▸ **TASK**:
Give every entry again, word for word.

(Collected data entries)
++++++
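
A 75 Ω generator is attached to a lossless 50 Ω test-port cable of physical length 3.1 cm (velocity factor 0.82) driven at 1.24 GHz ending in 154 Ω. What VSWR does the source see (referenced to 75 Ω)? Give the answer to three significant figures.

VSWR ≈ 3.87

λ = v/f = 0.82·c / 1.24 GHz = 0.198 m
βl = 2π·l/λ = 2π × 0.156 = 56.3°
tan(βl) = 1.5
Z_in = Z_0·(Z_L + jZ_0·tanβl)/(Z_0 + jZ_L·tanβl) = 22.4 − j28.5 Ω
Γ_s = (Z_in − Z_s)/(Z_in + Z_s) = (-52.6 − j28.5)/(97.4 − j28.5), |Γ_s| = 0.589
VSWR = (1 + |Γ_s|)/(1 − |Γ_s|)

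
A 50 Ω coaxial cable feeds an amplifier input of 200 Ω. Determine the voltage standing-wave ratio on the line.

VSWR ≈ 4

Γ = (200 − 50)/(200 + 50) = 0.6
VSWR = (1 + 0.6)/(1 − 0.6)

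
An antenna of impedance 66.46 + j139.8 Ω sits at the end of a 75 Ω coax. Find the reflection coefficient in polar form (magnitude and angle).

Γ ≈ 0.704 ∠ 48.8°

Γ = (Z_L − Z_0)/(Z_L + Z_0) = (-8.54 + j139.8)/(141.5 + j139.8)
|Γ| = 140/199 = 0.704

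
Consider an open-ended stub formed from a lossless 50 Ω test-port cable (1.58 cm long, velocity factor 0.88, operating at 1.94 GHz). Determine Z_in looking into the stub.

λ = v/f = 0.88·c / 1.94 GHz = 0.136 m
βl = 2π·l/λ = 2π × 0.116 = 41.8°
tan(βl) = 0.894
For an open-ended stub, Z_in = −jZ_0·cot(βl) = −jZ_0/tan(βl)

Z_in ≈ −j55.9 Ω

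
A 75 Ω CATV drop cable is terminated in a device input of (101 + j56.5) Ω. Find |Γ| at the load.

Γ = (Z_L − Z_0)/(Z_L + Z_0) = (26 + j56.5)/(176 + j56.5)
|Γ| = 62.2/185

|Γ| ≈ 0.336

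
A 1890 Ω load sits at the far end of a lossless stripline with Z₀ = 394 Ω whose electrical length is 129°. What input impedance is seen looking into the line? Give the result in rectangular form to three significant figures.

tan(βl) = tan(129°) = -1.23
Z_in = Z_0·(Z_L + jZ_0·tanβl)/(Z_0 + jZ_L·tanβl)
     = 394·(1890 − j487)/(394 − j2330)

Z_in ≈ 132 + j297 Ω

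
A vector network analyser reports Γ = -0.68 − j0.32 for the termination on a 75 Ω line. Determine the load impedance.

Z_L ≈ 11.2 − j16.4 Ω

Z_L = Z_0·(1 + Γ)/(1 − Γ) = 75·(0.32 − j0.32)/(1.68 + j0.32)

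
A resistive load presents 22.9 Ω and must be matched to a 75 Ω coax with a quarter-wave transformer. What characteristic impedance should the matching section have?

Z_qwt = √(Z_0·R_L) = √(75 × 22.9) = √1718

Z_qwt ≈ 41.4 Ω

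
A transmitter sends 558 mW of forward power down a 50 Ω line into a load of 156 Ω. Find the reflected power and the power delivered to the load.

Γ = (156 − 50)/(156 + 50) = 0.515
|Γ|² = 0.265
P_refl = |Γ|²·P_inc = 148 mW, P_del = (1 − |Γ|²)·P_inc = 410 mW

P_reflected ≈ 148 mW; P_delivered ≈ 410 mW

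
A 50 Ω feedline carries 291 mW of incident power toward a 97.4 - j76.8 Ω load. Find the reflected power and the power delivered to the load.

P_reflected ≈ 85.8 mW; P_delivered ≈ 205 mW

|Γ| = |(47.4 − j76.8)/(147.4 − j76.8)| = 0.543
|Γ|² = 0.295
P_refl = |Γ|²·P_inc = 85.8 mW, P_del = (1 − |Γ|²)·P_inc = 205 mW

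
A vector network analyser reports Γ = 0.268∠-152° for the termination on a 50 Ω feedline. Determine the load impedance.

Z_L = Z_0·(1 + Γ)/(1 − Γ) = 50·(0.763 − j0.126)/(1.24 + j0.126)

Z_L ≈ 30 − j8.14 Ω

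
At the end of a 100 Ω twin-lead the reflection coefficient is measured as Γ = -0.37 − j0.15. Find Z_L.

Z_L ≈ 44.3 − j15.8 Ω

Z_L = Z_0·(1 + Γ)/(1 − Γ) = 100·(0.63 − j0.15)/(1.37 + j0.15)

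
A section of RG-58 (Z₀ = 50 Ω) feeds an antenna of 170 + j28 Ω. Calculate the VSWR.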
++++++
▸ **THE COMPLETED TASK**:
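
A 75 Ω generator is attached to a lossless 50 Ω test-port cable of physical length 3.1 cm (velocity factor 0.82) driven at 1.24 GHz ending in 154 Ω. What VSWR does the source see (referenced to 75 Ω)? Give the answer to three significant figures.

VSWR ≈ 3.87

λ = v/f = 0.82·c / 1.24 GHz = 0.198 m
βl = 2π·l/λ = 2π × 0.156 = 56.3°
tan(βl) = 1.5
Z_in = Z_0·(Z_L + jZ_0·tanβl)/(Z_0 + jZ_L·tanβl) = 22.4 − j28.5 Ω
Γ_s = (Z_in − Z_s)/(Z_in + Z_s) = (-52.6 − j28.5)/(97.4 − j28.5), |Γ_s| = 0.589
VSWR = (1 + |Γ_s|)/(1 − |Γ_s|)

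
A 50 Ω coaxial cable feeds an amplifier input of 200 Ω. Determine the voltage standing-wave ratio on the line.

VSWR ≈ 4

Γ = (200 − 50)/(200 + 50) = 0.6
VSWR = (1 + 0.6)/(1 − 0.6)

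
An antenna of impedance 66.46 + j139.8 Ω sits at the end of a 75 Ω coax. Find the reflection coefficient in polar form (magnitude and angle).

Γ ≈ 0.704 ∠ 48.8°

Γ = (Z_L − Z_0)/(Z_L + Z_0) = (-8.54 + j139.8)/(141.5 + j139.8)
|Γ| = 140/199 = 0.704

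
Consider an open-ended stub formed from a lossless 50 Ω test-port cable (1.58 cm long, velocity factor 0.88, operating at 1.94 GHz). Determine Z_in looking into the stub.

λ = v/f = 0.88·c / 1.94 GHz = 0.136 m
βl = 2π·l/λ = 2π × 0.116 = 41.8°
tan(βl) = 0.894
For an open-ended stub, Z_in = −jZ_0·cot(βl) = −jZ_0/tan(βl)

Z_in ≈ −j55.9 Ω

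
A 75 Ω CATV drop cable is terminated in a device input of (101 + j56.5) Ω. Find |Γ| at the load.

Γ = (Z_L − Z_0)/(Z_L + Z_0) = (26 + j56.5)/(176 + j56.5)
|Γ| = 62.2/185

|Γ| ≈ 0.336

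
A 1890 Ω load sits at the far end of a lossless stripline with Z₀ = 394 Ω whose electrical length is 129°. What input impedance is seen looking into the line? Give the result in rectangular form to three significant figures.

tan(βl) = tan(129°) = -1.23
Z_in = Z_0·(Z_L + jZ_0·tanβl)/(Z_0 + jZ_L·tanβl)
     = 394·(1890 − j487)/(394 − j2330)

Z_in ≈ 132 + j297 Ω

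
A vector network analyser reports Γ = -0.68 − j0.32 for the termination on a 75 Ω line. Determine the load impedance.

Z_L ≈ 11.2 − j16.4 Ω

Z_L = Z_0·(1 + Γ)/(1 − Γ) = 75·(0.32 − j0.32)/(1.68 + j0.32)

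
A resistive load presents 22.9 Ω and must be matched to a 75 Ω coax with a quarter-wave transformer. What characteristic impedance should the matching section have?

Z_qwt = √(Z_0·R_L) = √(75 × 22.9) = √1718

Z_qwt ≈ 41.4 Ω

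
A transmitter sends 558 mW of forward power down a 50 Ω line into a load of 156 Ω. Find the reflected power and the power delivered to the load.

Γ = (156 − 50)/(156 + 50) = 0.515
|Γ|² = 0.265
P_refl = |Γ|²·P_inc = 148 mW, P_del = (1 − |Γ|²)·P_inc = 410 mW

P_reflected ≈ 148 mW; P_delivered ≈ 410 mW

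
A 50 Ω feedline carries 291 mW of incident power toward a 97.4 - j76.8 Ω load. Find the reflected power and the power delivered to the load.

P_reflected ≈ 85.8 mW; P_delivered ≈ 205 mW

|Γ| = |(47.4 − j76.8)/(147.4 − j76.8)| = 0.543
|Γ|² = 0.295
P_refl = |Γ|²·P_inc = 85.8 mW, P_del = (1 − |Γ|²)·P_inc = 205 mW

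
A vector network analyser reports Γ = 0.268∠-152° for the termination on a 50 Ω feedline. Determine the load impedance.

Z_L = Z_0·(1 + Γ)/(1 − Γ) = 50·(0.763 − j0.126)/(1.24 + j0.126)

Z_L ≈ 30 − j8.14 Ω

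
At the end of a 100 Ω twin-lead the reflection coefficient is measured as Γ = -0.37 − j0.15. Find Z_L.

Z_L ≈ 44.3 − j15.8 Ω

Z_L = Z_0·(1 + Γ)/(1 − Γ) = 100·(0.63 − j0.15)/(1.37 + j0.15)

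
A section of RG-58 (Z₀ = 50 Ω) feeds an antenna of 170 + j28 Ω. Calculate the VSWR.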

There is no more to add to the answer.